* RECORDS FOR THIS TASK:
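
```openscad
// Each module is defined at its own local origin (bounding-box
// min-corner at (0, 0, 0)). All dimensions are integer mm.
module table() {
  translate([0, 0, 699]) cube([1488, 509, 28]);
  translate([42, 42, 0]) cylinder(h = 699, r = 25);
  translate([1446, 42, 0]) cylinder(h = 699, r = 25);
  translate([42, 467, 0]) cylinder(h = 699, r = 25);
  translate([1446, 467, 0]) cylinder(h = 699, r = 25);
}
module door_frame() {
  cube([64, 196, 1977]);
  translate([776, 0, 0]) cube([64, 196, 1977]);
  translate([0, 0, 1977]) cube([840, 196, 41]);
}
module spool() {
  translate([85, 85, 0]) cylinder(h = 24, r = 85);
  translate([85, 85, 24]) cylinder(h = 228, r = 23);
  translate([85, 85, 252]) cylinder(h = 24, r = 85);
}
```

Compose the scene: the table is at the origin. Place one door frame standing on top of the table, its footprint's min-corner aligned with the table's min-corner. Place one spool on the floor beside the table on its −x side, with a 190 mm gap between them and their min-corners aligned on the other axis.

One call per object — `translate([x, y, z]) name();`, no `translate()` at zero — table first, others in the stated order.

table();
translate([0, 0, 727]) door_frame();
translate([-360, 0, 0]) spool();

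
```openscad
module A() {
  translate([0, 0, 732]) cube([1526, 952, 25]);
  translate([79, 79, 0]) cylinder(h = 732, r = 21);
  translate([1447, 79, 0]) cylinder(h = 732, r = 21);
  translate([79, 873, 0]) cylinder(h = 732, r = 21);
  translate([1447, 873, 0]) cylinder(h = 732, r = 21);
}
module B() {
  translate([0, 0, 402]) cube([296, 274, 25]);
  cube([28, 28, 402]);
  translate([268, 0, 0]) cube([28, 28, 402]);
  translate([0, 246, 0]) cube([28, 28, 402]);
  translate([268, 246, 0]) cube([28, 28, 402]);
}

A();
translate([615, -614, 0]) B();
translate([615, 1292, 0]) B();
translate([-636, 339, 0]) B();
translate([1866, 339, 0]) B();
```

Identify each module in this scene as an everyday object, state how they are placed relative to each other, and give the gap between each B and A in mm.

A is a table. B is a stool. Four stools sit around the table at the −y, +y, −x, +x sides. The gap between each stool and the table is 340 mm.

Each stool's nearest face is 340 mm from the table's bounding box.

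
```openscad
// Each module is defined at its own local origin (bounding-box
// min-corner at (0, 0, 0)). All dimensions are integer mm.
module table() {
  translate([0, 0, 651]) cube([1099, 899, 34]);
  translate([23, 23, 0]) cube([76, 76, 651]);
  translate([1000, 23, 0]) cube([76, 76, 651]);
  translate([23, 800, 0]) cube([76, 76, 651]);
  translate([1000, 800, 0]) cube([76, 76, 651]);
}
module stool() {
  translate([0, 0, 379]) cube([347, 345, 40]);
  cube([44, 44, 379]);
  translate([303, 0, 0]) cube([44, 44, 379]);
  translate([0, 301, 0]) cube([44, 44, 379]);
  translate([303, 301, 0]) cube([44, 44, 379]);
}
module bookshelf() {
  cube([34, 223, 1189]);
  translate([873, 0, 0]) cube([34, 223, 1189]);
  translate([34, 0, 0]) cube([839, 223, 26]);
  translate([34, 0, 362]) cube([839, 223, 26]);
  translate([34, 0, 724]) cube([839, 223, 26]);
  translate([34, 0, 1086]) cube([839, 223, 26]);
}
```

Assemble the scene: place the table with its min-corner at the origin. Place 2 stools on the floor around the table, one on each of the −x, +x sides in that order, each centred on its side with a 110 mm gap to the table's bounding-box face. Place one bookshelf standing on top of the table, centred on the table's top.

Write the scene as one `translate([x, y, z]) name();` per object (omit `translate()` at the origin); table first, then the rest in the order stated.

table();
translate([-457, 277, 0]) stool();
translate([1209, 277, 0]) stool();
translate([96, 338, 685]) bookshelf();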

--

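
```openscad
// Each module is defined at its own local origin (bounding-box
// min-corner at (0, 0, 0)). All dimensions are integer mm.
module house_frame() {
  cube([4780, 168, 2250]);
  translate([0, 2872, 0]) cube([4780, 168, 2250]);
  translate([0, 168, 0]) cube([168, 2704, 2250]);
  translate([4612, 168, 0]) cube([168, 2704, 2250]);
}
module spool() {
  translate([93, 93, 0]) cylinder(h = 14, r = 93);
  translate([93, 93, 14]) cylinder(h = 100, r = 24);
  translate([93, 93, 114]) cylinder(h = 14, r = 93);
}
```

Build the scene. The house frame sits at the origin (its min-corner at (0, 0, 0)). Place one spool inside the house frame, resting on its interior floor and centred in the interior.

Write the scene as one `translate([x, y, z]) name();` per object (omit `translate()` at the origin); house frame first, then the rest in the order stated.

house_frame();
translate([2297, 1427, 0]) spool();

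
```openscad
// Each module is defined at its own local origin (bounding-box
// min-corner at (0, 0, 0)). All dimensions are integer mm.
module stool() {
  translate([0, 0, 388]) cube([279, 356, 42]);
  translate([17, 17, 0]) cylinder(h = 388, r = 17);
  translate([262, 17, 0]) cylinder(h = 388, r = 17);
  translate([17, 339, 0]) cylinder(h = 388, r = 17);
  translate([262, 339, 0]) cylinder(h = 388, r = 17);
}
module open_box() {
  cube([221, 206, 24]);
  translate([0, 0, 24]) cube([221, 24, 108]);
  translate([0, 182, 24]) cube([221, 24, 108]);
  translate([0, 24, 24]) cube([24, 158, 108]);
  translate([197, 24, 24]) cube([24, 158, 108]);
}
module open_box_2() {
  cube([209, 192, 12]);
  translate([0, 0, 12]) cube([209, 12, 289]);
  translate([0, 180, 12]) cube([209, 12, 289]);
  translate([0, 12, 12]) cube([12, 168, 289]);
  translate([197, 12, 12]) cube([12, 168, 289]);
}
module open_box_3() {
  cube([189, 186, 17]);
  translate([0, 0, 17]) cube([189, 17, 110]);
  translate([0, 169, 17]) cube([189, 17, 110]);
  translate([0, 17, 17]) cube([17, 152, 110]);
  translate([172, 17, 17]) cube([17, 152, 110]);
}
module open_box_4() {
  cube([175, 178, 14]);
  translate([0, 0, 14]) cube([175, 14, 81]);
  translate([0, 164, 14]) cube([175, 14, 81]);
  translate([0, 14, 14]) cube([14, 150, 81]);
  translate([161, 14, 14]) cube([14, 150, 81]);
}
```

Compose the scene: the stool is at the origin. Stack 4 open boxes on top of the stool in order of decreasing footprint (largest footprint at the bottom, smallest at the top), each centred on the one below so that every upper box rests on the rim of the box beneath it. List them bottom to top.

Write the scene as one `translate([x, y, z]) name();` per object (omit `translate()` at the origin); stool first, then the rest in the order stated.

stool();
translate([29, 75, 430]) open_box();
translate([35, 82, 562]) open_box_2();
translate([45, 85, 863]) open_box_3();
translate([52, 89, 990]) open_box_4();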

...

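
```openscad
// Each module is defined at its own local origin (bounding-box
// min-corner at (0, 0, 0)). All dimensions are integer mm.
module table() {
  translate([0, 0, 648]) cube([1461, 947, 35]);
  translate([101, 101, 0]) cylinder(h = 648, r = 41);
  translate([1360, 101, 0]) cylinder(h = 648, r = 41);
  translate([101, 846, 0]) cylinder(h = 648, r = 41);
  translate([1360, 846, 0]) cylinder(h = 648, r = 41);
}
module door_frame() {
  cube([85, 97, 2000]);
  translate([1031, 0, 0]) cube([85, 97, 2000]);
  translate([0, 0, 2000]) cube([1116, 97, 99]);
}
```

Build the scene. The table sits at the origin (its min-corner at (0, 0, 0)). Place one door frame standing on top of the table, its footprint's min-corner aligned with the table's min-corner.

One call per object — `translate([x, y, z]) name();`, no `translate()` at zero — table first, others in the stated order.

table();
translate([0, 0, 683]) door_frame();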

* ABOUT THIS EXERCISE:
In the entries above, count each line containing the word "Build" and reply with only the count.

* EXERCISE SOLUTION:
2